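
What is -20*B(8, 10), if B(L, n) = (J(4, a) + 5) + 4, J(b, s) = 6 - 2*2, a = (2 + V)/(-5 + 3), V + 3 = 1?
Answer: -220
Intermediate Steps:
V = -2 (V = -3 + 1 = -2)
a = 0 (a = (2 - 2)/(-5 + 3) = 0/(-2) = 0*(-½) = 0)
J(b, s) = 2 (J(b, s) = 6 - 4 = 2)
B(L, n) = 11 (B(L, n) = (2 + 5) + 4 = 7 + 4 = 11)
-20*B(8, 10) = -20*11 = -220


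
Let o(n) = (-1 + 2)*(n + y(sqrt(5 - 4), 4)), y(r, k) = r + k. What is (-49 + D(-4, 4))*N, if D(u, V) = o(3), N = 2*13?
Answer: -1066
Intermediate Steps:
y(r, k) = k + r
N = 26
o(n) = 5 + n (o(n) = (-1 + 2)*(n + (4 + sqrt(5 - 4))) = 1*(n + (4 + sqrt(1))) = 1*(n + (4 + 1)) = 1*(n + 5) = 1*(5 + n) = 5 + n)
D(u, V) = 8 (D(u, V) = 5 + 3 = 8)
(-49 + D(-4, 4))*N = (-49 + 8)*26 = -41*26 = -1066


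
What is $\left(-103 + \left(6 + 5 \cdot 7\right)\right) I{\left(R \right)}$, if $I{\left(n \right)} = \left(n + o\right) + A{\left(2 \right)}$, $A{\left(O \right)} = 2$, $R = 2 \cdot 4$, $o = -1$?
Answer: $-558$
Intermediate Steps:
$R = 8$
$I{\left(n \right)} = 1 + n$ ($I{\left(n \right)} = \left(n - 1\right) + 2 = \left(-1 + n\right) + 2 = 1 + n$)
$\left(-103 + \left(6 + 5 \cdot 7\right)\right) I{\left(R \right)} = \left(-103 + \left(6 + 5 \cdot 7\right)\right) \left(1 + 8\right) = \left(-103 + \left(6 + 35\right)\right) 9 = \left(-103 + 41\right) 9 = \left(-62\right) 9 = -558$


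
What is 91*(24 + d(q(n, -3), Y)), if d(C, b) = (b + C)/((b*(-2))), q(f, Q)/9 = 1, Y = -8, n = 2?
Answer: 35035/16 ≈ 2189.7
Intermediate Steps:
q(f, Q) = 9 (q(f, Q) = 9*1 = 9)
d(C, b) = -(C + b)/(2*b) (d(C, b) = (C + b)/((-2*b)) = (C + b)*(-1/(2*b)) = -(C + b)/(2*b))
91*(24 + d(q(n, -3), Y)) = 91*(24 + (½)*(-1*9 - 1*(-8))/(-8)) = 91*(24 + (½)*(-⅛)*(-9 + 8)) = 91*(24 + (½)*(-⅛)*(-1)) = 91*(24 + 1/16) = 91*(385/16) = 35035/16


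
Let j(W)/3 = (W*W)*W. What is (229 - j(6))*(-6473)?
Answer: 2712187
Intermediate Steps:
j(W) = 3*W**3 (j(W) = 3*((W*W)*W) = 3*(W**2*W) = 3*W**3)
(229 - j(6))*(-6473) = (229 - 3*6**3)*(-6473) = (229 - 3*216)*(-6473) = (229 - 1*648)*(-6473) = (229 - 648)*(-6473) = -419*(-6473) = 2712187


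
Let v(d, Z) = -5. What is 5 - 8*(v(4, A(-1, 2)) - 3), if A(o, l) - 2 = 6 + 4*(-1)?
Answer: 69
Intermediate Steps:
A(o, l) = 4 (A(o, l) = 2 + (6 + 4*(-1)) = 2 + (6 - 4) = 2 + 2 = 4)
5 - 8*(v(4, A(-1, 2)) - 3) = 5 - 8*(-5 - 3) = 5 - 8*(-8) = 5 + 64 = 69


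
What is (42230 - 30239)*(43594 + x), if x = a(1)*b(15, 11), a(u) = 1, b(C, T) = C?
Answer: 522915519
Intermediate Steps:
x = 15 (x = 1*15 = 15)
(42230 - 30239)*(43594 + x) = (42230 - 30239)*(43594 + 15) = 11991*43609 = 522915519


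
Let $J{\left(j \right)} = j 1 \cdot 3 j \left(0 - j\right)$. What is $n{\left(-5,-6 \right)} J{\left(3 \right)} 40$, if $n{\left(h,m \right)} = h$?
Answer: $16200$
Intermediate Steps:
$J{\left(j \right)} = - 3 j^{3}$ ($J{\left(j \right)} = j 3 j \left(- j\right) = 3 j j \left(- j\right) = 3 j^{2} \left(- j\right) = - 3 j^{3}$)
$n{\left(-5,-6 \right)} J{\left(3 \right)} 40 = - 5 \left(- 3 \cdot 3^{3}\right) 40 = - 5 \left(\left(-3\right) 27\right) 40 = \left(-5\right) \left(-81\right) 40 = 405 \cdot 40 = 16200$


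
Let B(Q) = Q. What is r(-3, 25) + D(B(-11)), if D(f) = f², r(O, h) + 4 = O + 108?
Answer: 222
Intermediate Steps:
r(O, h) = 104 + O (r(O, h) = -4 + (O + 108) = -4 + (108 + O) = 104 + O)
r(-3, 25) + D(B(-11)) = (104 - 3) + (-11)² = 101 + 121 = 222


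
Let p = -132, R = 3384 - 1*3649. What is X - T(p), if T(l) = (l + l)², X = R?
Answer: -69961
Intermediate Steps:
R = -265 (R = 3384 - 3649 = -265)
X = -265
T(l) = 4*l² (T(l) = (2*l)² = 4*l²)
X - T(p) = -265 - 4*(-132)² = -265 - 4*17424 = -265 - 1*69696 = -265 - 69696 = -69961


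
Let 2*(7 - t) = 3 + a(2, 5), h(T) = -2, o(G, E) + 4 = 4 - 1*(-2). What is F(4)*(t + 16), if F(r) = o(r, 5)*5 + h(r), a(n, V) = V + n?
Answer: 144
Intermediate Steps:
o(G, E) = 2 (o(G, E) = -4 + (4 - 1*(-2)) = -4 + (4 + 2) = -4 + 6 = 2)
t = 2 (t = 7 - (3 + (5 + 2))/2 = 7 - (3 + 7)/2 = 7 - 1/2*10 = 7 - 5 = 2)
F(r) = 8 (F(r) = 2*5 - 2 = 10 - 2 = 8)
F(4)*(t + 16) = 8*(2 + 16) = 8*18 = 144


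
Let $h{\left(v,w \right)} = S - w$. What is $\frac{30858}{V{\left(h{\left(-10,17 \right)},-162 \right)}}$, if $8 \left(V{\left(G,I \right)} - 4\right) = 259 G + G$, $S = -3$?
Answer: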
○ ○ ○ ○ ○ ○ ○
How to complete this task — Counting only those lines of the data above where the word "Answer" appears, give the number and nothing more.

Written reply — 12